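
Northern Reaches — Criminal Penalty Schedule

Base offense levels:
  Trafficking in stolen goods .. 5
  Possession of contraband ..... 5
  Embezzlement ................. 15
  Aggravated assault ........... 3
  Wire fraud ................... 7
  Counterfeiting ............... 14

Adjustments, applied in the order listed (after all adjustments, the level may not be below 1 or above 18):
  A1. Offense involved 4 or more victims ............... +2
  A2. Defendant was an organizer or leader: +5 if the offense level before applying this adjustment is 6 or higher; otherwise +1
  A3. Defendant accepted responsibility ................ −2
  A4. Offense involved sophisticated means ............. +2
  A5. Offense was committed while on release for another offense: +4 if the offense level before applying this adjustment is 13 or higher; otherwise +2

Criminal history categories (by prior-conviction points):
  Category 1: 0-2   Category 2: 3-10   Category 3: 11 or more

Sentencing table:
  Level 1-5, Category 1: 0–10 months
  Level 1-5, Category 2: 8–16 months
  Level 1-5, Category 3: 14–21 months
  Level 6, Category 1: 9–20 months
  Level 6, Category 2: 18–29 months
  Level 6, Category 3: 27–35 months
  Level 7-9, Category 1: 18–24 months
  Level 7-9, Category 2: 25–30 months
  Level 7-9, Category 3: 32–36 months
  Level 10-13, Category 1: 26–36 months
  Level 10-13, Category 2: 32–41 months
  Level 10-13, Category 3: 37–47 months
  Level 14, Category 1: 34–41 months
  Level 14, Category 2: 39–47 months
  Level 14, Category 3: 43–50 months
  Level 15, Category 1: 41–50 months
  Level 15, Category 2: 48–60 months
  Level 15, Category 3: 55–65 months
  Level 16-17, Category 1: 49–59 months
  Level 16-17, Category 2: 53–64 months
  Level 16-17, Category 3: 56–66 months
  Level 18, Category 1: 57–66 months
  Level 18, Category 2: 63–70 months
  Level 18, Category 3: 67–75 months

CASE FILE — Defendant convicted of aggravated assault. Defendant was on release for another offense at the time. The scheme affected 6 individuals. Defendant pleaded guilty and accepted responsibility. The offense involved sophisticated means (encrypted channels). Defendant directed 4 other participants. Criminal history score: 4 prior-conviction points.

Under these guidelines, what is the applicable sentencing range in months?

25-30 months

Base offense level for aggravated assault: 3.
A1 applies: 3 + 2 = 5.
A2 applies (level before this adjustment is 5 < 6, so +1): 5 + 1 = 6.
A3 applies: 6 − 2 = 4.
A4 applies: 4 + 2 = 6.
A5 applies (level before this adjustment is 6 < 13, so +2): 6 + 2 = 8.
Final offense level: 8.
Criminal history: 4 prior points → Category 2 (3-10).
Level 8 falls in the 7-9 band.
Grid: Level 7-9 × Category 2 = 25-30 months.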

******************************

The problem: Transcribe every entry word for word.

Finished task:
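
Northern Reaches — Criminal Penalty Schedule

Base offense levels:
  Trafficking in stolen goods .. 5
  Possession of contraband ..... 5
  Embezzlement ................. 15
  Aggravated assault ........... 3
  Wire fraud ................... 7
  Counterfeiting ............... 14

Adjustments, applied in the order listed (after all adjustments, the level may not be below 1 or above 18):
  A1. Offense involved 4 or more victims ............... +2
  A2. Defendant was an organizer or leader: +5 if the offense level before applying this adjustment is 6 or higher; otherwise +1
  A3. Defendant accepted responsibility ................ −2
  A4. Offense involved sophisticated means ............. +2
  A5. Offense was committed while on release for another offense: +4 if the offense level before applying this adjustment is 13 or higher; otherwise +2

Criminal history categories (by prior-conviction points):
  Category 1: 0-2   Category 2: 3-10   Category 3: 11 or more

Sentencing table:
  Level 1-5, Category 1: 0–10 months
  Level 1-5, Category 2: 8–16 months
  Level 1-5, Category 3: 14–21 months
  Level 6, Category 1: 9–20 months
  Level 6, Category 2: 18–29 months
  Level 6, Category 3: 27–35 months
  Level 7-9, Category 1: 18–24 months
  Level 7-9, Category 2: 25–30 months
  Level 7-9, Category 3: 32–36 months
  Level 10-13, Category 1: 26–36 months
  Level 10-13, Category 2: 32–41 months
  Level 10-13, Category 3: 37–47 months
  Level 14, Category 1: 34–41 months
  Level 14, Category 2: 39–47 months
  Level 14, Category 3: 43–50 months
  Level 15, Category 1: 41–50 months
  Level 15, Category 2: 48–60 months
  Level 15, Category 3: 55–65 months
  Level 16-17, Category 1: 49–59 months
  Level 16-17, Category 2: 53–64 months
  Level 16-17, Category 3: 56–66 months
  Level 18, Category 1: 57–66 months
  Level 18, Category 2: 63–70 months
  Level 18, Category 3: 67–75 months

CASE FILE — Defendant convicted of aggravated assault. Defendant was on release for another offense at the time. The scheme affected 6 individuals. Defendant pleaded guilty and accepted responsibility. The offense involved sophisticated means (encrypted channels). Defendant directed 4 other participants. Criminal history score: 4 prior-conviction points.

Under these guidelines, what is the applicable sentencing range in months?

25-30 months

Base offense level for aggravated assault: 3.
A1 applies: 3 + 2 = 5.
A2 applies (level before this adjustment is 5 < 6, so +1): 5 + 1 = 6.
A3 applies: 6 − 2 = 4.
A4 applies: 4 + 2 = 6.
A5 applies (level before this adjustment is 6 < 13, so +2): 6 + 2 = 8.
Final offense level: 8.
Criminal history: 4 prior points → Category 2 (3-10).
Level 8 falls in the 7-9 band.
Grid: Level 7-9 × Category 2 = 25-30 months.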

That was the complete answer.